Content starts
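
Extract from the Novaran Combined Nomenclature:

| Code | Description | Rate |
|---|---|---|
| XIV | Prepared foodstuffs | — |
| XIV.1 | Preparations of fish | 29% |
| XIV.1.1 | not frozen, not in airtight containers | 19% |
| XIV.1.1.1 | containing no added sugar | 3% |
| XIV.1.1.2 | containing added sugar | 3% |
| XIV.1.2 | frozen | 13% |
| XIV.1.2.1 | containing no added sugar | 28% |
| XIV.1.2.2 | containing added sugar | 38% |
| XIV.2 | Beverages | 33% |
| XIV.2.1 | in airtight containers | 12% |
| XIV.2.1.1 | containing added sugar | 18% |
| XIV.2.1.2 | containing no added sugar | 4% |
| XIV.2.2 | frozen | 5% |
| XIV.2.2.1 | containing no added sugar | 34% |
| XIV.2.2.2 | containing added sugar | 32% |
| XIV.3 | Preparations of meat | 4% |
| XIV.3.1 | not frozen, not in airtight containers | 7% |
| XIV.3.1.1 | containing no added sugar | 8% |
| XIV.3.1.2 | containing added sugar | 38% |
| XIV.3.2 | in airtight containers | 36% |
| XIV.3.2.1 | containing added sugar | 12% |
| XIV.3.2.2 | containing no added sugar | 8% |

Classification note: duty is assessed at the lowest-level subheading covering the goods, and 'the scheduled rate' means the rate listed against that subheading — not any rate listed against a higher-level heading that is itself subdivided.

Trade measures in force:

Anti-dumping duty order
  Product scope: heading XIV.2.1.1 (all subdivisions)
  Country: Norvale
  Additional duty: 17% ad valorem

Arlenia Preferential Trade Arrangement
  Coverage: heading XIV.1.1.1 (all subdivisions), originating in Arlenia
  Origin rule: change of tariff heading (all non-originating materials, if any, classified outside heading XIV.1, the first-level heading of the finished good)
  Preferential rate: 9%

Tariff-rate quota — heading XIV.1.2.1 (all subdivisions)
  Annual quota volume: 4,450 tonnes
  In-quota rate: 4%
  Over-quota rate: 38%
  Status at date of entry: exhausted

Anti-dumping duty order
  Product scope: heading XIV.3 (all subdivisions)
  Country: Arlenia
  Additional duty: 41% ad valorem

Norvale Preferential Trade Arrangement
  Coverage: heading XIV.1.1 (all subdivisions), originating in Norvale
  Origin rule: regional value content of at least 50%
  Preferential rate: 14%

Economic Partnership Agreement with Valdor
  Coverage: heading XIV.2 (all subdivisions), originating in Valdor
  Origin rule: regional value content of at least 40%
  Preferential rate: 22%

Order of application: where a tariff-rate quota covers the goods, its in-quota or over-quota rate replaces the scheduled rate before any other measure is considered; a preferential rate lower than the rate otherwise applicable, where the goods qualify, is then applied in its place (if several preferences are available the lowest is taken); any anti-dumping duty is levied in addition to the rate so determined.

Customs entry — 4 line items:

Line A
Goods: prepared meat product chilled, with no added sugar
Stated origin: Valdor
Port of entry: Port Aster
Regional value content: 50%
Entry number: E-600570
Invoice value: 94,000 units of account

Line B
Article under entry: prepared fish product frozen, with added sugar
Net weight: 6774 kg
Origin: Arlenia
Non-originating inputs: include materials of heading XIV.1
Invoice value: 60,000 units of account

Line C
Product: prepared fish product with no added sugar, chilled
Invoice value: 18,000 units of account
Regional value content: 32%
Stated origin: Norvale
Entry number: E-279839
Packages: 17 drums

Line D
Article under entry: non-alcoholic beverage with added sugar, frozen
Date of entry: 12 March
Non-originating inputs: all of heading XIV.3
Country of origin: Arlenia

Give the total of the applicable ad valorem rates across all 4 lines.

Line A: prepared meat product → XIV.3; chilled → XIV.3.1; with no added sugar → XIV.3.1.1. Scheduled 8%. Valdor agreement on XIV.2: XIV.3.1.1 not covered. → 8%.
Line B: prepared fish product → XIV.1; frozen → XIV.1.2; with added sugar → XIV.1.2.2. Scheduled 38%. Arlenia agreement on XIV.1.1.1: XIV.1.2.2 not covered. → 38%.
Line C: prepared fish product → XIV.1; chilled → XIV.1.1; with no added sugar → XIV.1.1.1. Scheduled 3%. Norvale agreement on XIV.1.1: RVC < 50%. → 3%.
Line D: non-alcoholic beverage → XIV.2; frozen → XIV.2.2; with added sugar → XIV.2.2.2. Scheduled 32%. Arlenia agreement on XIV.1.1.1: XIV.2.2.2 not covered. → 32%.
Sum: 8% + 38% + 3% + 32% = 81%.

81%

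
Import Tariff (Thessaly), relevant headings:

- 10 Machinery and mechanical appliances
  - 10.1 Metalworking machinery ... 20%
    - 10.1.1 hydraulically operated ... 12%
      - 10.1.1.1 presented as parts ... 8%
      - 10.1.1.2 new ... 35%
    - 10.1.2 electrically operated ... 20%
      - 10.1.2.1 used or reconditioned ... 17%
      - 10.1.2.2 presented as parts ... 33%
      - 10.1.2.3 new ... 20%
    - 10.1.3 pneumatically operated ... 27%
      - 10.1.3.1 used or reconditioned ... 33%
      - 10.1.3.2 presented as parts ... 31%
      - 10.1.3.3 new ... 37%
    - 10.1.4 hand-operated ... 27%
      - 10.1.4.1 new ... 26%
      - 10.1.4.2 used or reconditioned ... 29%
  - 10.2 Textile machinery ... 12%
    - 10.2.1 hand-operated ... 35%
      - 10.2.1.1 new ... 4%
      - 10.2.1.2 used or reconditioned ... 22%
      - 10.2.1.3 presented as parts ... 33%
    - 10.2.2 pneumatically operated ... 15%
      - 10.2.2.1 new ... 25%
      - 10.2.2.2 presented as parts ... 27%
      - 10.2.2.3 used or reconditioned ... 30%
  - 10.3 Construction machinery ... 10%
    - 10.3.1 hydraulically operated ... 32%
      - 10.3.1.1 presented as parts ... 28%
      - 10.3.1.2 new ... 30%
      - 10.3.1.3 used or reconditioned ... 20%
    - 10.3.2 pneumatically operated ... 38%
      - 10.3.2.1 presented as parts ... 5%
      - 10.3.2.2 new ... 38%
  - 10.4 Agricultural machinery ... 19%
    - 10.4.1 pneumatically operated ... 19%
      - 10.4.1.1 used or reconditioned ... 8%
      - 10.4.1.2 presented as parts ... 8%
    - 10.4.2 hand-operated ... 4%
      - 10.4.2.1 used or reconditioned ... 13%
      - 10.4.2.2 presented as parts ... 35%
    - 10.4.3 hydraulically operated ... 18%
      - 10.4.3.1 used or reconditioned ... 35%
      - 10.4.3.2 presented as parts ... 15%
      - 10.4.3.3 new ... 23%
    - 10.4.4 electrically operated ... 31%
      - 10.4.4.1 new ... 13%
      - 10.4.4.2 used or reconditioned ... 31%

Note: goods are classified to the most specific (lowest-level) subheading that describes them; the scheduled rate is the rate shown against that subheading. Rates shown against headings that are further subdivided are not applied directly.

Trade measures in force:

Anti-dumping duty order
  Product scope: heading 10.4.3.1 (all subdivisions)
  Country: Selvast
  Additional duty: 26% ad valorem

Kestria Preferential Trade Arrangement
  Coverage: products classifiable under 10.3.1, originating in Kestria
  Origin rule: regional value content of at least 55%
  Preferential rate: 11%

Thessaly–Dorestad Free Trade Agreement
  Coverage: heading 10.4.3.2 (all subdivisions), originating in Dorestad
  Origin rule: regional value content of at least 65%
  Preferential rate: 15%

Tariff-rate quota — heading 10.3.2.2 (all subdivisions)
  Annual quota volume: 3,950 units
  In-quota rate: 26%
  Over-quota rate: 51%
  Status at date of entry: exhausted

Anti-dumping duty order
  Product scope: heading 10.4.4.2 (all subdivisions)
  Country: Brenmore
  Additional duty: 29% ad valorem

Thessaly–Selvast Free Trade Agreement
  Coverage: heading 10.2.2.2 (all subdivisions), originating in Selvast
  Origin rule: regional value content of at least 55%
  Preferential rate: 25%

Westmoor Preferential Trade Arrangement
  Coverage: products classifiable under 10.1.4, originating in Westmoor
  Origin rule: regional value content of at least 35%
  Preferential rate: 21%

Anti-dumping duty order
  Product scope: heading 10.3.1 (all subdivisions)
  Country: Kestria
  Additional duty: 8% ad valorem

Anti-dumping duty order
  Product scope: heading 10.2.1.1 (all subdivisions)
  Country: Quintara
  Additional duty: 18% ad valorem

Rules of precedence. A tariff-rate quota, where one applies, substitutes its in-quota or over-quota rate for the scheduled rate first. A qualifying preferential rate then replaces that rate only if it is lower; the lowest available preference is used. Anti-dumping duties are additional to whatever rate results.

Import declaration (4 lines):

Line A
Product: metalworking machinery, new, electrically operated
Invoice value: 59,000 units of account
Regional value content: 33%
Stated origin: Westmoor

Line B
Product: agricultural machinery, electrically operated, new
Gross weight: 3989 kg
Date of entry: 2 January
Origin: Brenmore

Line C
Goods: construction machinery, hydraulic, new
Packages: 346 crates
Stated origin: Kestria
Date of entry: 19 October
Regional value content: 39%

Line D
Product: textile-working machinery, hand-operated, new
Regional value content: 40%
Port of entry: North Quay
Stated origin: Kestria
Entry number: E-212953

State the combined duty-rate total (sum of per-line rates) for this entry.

75%

Line A: metalworking → 10.1; electrically operated → 10.1.2; new → 10.1.2.3. Scheduled 20%. Westmoor agreement on 10.1.4: 10.1.2.3 not covered. → 20%.
Line B: agricultural → 10.4; electrically operated → 10.4.4; new → 10.4.4.1. Scheduled 13%. No special measure applies. → 13%.
Line C: construction → 10.3; hydraulic → 10.3.1; new → 10.3.1.2. Scheduled 30%. Kestria agreement on 10.3.1: RVC < 55%; anti-dumping (Kestria, 10.3.1): +8%; total 30% + 8% = 38%. → 38%.
Line D: textile-working → 10.2; hand-operated → 10.2.1; new → 10.2.1.1. Scheduled 4%. Kestria agreement on 10.3.1: 10.2.1.1 not covered. → 4%.
Sum: 20% + 13% + 38% + 4% = 75%.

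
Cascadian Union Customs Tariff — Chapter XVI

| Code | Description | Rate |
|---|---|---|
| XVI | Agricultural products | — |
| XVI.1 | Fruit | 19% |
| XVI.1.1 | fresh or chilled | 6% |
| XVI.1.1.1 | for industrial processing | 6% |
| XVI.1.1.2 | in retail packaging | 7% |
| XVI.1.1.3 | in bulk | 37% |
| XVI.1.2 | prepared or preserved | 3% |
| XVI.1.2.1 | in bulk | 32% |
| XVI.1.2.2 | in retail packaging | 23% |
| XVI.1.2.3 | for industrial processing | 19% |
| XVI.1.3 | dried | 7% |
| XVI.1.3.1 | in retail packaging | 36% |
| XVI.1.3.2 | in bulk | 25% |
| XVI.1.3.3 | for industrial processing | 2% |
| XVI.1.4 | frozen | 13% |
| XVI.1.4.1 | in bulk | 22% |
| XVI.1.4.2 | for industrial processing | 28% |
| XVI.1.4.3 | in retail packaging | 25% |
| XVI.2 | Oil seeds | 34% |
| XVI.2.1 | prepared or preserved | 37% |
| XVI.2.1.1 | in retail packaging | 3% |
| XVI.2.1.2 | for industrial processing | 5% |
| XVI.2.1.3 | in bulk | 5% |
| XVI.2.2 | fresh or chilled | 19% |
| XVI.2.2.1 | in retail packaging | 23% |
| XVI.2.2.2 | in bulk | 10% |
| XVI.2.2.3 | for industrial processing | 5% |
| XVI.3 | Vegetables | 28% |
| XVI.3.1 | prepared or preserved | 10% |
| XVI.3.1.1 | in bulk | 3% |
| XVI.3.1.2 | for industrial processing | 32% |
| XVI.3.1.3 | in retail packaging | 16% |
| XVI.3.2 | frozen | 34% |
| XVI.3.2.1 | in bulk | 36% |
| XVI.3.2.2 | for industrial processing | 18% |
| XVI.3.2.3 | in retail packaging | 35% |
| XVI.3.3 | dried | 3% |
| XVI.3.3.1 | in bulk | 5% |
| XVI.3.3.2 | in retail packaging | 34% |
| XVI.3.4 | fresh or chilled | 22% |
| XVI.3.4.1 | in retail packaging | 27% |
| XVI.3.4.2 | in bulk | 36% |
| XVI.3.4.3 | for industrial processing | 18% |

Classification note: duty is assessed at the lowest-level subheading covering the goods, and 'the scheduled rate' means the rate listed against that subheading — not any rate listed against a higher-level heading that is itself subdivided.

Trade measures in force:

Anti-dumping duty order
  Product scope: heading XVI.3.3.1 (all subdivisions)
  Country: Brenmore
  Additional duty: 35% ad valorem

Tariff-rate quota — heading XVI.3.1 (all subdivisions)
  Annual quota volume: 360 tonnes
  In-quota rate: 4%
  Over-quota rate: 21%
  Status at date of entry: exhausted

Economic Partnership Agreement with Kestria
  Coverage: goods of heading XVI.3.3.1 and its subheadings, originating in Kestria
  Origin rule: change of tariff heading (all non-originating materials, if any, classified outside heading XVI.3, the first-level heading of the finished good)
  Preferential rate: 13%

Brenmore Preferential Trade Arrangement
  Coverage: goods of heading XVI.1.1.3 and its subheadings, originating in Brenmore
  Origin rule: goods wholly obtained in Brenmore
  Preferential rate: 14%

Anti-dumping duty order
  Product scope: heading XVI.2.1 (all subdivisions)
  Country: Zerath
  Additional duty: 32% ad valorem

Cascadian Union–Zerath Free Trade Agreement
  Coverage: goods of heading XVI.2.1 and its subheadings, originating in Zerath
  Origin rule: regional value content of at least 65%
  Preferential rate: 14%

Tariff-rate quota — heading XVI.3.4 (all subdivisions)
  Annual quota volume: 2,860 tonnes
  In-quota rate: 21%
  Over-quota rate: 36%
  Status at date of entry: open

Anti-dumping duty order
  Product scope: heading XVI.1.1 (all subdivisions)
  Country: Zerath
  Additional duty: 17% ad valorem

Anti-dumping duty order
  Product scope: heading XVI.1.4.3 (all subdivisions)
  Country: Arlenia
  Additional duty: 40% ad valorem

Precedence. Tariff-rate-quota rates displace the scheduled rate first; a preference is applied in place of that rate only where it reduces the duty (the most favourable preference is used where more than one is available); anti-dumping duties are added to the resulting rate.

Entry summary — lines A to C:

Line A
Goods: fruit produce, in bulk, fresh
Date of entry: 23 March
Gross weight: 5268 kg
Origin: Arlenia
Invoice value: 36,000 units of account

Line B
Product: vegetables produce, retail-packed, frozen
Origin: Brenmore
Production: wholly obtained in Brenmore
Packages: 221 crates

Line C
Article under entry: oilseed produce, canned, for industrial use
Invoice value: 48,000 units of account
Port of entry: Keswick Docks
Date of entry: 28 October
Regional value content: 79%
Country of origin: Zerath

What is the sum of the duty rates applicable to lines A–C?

Line A: fruit → XVI.1; fresh → XVI.1.1; in bulk → XVI.1.1.3. Scheduled 37%. No special measure applies. → 37%.
Line B: vegetables → XVI.3; frozen → XVI.3.2; retail-packed → XVI.3.2.3. Scheduled 35%. Brenmore agreement on XVI.1.1.3: XVI.3.2.3 not covered. → 35%.
Line C: oilseed → XVI.2; canned → XVI.2.1; for industrial use → XVI.2.1.2. Scheduled 5%. Zerath agreement on XVI.2.1: RVC ≥ 65% → 14% available; preference 14% not lower than 5% → no reduction; anti-dumping (Zerath, XVI.2.1): +32%; total 5% + 32% = 37%. → 37%.
Sum: 37% + 35% + 37% = 109%.

109%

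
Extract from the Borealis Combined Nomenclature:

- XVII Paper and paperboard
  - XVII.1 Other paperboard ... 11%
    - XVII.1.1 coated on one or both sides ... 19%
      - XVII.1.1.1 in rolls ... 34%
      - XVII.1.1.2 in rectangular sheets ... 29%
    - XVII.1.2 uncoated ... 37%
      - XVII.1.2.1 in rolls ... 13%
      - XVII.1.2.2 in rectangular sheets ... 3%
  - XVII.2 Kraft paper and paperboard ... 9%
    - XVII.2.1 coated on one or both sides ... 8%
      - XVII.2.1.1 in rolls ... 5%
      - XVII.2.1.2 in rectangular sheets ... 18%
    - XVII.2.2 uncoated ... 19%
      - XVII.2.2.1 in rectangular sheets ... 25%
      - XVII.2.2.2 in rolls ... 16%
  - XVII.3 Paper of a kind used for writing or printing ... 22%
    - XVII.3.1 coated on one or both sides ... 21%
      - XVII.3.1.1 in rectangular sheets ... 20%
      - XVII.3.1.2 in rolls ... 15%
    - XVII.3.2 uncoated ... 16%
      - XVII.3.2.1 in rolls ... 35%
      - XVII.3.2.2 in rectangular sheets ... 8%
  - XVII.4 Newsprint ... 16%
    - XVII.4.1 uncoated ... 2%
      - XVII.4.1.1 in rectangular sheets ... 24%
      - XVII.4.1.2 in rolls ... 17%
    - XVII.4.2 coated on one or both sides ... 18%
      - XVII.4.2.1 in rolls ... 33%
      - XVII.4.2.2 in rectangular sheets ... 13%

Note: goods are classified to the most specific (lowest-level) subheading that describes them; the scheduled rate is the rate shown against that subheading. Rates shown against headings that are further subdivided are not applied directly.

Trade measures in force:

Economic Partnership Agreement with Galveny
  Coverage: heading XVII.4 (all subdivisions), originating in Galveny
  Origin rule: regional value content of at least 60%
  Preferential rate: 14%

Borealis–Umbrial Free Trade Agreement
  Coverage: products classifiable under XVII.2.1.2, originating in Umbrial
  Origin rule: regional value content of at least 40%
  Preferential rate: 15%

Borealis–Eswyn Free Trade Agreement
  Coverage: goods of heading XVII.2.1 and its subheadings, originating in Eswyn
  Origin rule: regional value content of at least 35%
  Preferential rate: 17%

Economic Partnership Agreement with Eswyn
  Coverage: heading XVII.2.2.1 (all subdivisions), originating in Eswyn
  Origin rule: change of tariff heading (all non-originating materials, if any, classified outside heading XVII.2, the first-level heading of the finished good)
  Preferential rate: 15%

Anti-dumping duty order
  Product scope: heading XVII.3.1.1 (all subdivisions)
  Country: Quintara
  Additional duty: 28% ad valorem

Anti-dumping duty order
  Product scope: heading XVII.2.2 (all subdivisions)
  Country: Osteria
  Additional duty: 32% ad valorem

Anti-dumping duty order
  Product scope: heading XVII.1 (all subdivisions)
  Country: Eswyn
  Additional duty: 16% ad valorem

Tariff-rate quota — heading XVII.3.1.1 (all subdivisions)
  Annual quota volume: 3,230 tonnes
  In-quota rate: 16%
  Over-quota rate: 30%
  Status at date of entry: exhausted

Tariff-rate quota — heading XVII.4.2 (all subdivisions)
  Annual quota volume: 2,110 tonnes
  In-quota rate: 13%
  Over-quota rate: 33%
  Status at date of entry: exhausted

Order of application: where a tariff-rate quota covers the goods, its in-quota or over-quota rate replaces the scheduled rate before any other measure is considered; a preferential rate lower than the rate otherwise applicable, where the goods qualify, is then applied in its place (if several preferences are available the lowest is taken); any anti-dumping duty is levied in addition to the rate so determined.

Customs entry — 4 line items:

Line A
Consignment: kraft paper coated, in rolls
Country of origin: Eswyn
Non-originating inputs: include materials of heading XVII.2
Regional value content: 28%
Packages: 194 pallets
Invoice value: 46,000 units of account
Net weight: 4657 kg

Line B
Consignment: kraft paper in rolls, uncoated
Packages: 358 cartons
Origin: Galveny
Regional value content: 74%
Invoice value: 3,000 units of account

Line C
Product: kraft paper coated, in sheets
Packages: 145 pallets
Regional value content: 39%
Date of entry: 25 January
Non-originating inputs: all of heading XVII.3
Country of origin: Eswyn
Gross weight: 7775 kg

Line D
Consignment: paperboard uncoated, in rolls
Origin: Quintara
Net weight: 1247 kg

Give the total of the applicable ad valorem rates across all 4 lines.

Line A: kraft paper → XVII.2; coated → XVII.2.1; in rolls → XVII.2.1.1. Scheduled 5%. Eswyn agreement on XVII.2.1: RVC < 35%; Eswyn agreement on XVII.2.2.1: XVII.2.1.1 not covered. → 5%.
Line B: kraft paper → XVII.2; uncoated → XVII.2.2; in rolls → XVII.2.2.2. Scheduled 16%. Galveny agreement on XVII.4: XVII.2.2.2 not covered. → 16%.
Line C: kraft paper → XVII.2; coated → XVII.2.1; in sheets → XVII.2.1.2. Scheduled 18%. Eswyn agreement on XVII.2.1: RVC ≥ 35% → 17% available; Eswyn agreement on XVII.2.2.1: XVII.2.1.2 not covered; preferential 17%. → 17%.
Line D: paperboard → XVII.1; uncoated → XVII.1.2; in rolls → XVII.1.2.1. Scheduled 13%. No special measure applies. → 13%.
Sum: 5% + 16% + 17% + 13% = 51%.

51%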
Content ends
> **The task**
Only one part of the material above is to be transcribed, namely the lines starting with the line that has "Stated origin: Westmoor" and going on through the line that has "bulk | 22% |", exactly as they stand.

> **Expected answer**
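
Stated origin: Westmoor

Line B
Product: agricultural machinery, electrically operated, new
Gross weight: 3989 kg
Date of entry: 2 January
Origin: Brenmore

Line C
Goods: construction machinery, hydraulic, new
Packages: 346 crates
Stated origin: Kestria
Date of entry: 19 October
Regional value content: 39%

Line D
Product: textile-working machinery, hand-operated, new
Regional value content: 40%
Port of entry: North Quay
Stated origin: Kestria
Entry number: E-212953

State the combined duty-rate total (sum of per-line rates) for this entry.

75%

Line A: metalworking → 10.1; electrically operated → 10.1.2; new → 10.1.2.3. Scheduled 20%. Westmoor agreement on 10.1.4: 10.1.2.3 not covered. → 20%.
Line B: agricultural → 10.4; electrically operated → 10.4.4; new → 10.4.4.1. Scheduled 13%. No special measure applies. → 13%.
Line C: construction → 10.3; hydraulic → 10.3.1; new → 10.3.1.2. Scheduled 30%. Kestria agreement on 10.3.1: RVC < 55%; anti-dumping (Kestria, 10.3.1): +8%; total 30% + 8% = 38%. → 38%.
Line D: textile-working → 10.2; hand-operated → 10.2.1; new → 10.2.1.1. Scheduled 4%. Kestria agreement on 10.3.1: 10.2.1.1 not covered. → 4%.
Sum: 20% + 13% + 38% + 4% = 75%.

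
Cascadian Union Customs Tariff — Chapter XVI

| Code | Description | Rate |
|---|---|---|
| XVI | Agricultural products | — |
| XVI.1 | Fruit | 19% |
| XVI.1.1 | fresh or chilled | 6% |
| XVI.1.1.1 | for industrial processing | 6% |
| XVI.1.1.2 | in retail packaging | 7% |
| XVI.1.1.3 | in bulk | 37% |
| XVI.1.2 | prepared or preserved | 3% |
| XVI.1.2.1 | in bulk | 32% |
| XVI.1.2.2 | in retail packaging | 23% |
| XVI.1.2.3 | for industrial processing | 19% |
| XVI.1.3 | dried | 7% |
| XVI.1.3.1 | in retail packaging | 36% |
| XVI.1.3.2 | in bulk | 25% |
| XVI.1.3.3 | for industrial processing | 2% |
| XVI.1.4 | frozen | 13% |
| XVI.1.4.1 | in bulk | 22% |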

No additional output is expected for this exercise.